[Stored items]
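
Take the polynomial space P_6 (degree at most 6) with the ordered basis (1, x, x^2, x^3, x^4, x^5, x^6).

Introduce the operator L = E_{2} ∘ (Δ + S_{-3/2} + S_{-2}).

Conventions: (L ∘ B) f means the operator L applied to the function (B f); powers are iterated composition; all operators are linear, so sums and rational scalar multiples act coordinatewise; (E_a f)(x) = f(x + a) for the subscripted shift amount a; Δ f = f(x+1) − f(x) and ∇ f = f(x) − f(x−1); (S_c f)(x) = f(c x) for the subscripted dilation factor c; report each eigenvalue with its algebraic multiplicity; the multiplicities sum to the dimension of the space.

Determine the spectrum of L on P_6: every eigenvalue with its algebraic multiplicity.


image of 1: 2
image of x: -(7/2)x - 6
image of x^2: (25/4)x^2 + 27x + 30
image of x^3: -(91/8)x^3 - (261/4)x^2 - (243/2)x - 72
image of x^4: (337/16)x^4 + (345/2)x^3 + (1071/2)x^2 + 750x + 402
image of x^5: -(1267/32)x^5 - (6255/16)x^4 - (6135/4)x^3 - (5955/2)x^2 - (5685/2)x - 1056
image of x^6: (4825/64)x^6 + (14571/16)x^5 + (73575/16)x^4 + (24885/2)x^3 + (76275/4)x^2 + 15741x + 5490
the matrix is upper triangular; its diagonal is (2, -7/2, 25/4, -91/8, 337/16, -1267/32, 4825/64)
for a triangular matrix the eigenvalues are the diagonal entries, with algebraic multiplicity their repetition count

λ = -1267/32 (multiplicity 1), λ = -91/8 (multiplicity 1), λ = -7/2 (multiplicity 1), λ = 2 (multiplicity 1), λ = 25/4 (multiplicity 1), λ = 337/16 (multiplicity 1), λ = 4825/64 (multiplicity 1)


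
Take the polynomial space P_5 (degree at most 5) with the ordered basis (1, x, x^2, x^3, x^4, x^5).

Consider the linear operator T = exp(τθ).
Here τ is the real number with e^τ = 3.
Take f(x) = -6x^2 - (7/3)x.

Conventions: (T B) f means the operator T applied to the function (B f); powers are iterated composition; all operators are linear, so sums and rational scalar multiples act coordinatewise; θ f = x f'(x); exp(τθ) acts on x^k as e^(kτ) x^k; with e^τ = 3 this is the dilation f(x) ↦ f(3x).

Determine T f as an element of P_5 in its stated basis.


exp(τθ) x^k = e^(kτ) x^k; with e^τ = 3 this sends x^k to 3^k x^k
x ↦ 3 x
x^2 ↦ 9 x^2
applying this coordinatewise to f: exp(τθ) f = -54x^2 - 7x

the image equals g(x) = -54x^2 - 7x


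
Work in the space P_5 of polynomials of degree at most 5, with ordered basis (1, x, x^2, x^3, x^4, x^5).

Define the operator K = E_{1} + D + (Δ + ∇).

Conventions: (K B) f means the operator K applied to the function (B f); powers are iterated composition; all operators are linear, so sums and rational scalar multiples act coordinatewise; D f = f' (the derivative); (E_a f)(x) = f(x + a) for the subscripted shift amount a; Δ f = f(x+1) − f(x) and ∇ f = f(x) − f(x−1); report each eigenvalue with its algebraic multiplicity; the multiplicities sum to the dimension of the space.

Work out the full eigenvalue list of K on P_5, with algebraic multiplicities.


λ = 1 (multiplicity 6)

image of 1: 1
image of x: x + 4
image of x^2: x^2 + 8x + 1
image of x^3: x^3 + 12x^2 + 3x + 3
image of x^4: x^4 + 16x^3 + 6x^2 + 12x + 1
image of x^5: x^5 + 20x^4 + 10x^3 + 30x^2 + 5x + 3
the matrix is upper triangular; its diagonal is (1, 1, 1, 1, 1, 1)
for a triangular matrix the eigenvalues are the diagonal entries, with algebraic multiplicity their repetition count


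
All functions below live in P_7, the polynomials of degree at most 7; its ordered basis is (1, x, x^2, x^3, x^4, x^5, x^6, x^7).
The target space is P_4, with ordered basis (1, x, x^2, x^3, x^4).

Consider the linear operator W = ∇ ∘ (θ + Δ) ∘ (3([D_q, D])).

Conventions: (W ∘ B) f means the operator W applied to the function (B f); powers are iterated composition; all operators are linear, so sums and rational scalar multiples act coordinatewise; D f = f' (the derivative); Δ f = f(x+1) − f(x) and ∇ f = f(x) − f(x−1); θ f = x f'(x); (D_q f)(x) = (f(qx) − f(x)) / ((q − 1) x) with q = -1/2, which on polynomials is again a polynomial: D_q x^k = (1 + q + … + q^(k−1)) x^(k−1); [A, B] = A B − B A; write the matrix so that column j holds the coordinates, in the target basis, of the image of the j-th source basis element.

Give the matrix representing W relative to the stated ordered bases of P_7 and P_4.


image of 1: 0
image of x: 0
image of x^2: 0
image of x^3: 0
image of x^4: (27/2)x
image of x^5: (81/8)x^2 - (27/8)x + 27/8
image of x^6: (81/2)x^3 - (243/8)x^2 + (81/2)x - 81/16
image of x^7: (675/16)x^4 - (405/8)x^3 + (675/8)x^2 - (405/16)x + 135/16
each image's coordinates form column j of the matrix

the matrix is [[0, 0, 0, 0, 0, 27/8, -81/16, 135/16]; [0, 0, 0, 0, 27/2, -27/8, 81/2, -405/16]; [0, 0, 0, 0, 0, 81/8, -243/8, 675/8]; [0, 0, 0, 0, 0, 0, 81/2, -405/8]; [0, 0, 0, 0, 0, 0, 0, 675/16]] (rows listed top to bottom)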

--

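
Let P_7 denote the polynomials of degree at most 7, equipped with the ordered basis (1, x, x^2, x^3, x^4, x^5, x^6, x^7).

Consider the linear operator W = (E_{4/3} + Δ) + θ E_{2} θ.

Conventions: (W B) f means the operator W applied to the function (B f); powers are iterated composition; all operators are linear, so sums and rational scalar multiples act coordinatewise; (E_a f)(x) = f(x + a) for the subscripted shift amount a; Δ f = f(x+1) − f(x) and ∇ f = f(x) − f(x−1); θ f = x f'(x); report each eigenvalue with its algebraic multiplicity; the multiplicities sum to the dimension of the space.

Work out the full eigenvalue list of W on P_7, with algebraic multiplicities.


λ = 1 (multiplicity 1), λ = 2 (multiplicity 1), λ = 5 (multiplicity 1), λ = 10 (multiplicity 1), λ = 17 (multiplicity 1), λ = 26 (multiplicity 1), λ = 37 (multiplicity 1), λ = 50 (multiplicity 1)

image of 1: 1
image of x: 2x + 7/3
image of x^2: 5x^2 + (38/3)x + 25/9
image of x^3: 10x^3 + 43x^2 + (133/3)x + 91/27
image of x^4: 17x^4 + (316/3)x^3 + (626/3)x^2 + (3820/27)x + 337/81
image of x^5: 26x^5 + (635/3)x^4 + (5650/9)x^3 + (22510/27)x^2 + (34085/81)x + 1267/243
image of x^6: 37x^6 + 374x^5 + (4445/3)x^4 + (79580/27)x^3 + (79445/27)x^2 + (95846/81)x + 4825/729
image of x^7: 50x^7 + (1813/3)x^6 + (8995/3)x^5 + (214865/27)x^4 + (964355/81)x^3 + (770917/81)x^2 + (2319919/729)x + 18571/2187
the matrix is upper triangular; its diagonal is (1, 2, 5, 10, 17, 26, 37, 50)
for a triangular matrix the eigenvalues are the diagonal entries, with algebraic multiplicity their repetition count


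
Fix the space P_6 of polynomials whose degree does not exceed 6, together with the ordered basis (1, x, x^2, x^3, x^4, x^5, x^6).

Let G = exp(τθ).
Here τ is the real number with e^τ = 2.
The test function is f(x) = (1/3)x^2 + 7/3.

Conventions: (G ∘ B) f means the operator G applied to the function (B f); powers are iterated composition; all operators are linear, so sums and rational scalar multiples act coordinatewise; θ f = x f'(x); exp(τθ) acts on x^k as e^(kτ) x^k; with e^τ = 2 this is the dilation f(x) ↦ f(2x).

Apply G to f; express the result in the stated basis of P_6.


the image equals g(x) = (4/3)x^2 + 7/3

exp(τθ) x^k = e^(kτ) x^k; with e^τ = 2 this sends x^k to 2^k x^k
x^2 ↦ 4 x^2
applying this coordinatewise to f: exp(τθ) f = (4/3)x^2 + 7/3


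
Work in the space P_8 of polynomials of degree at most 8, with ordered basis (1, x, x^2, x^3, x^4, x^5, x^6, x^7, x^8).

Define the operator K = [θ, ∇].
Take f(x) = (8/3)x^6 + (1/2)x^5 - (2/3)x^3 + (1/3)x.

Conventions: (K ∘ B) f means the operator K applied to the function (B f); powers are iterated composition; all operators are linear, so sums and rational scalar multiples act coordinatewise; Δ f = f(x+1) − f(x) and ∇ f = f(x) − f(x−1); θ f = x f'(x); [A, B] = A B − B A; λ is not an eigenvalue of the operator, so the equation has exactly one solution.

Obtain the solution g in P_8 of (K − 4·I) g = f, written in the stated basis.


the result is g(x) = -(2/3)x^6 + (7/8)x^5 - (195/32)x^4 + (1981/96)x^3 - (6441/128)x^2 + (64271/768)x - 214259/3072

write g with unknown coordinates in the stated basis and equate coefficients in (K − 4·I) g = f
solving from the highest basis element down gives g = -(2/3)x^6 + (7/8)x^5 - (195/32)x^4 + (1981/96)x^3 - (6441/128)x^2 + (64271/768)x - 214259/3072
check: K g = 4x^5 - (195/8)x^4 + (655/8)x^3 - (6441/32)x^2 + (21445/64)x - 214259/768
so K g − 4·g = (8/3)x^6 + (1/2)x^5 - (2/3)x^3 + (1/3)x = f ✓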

_EXERCISE GOAL_: Return each line above where the word "Consider" shows up.

_SOLUTION_:
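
Consider the linear operator T = exp(τθ).
Consider the linear operator W = ∇ ∘ (θ + Δ) ∘ (3([D_q, D])).
Consider the linear operator W = (E_{4/3} + Δ) + θ E_{2} θ.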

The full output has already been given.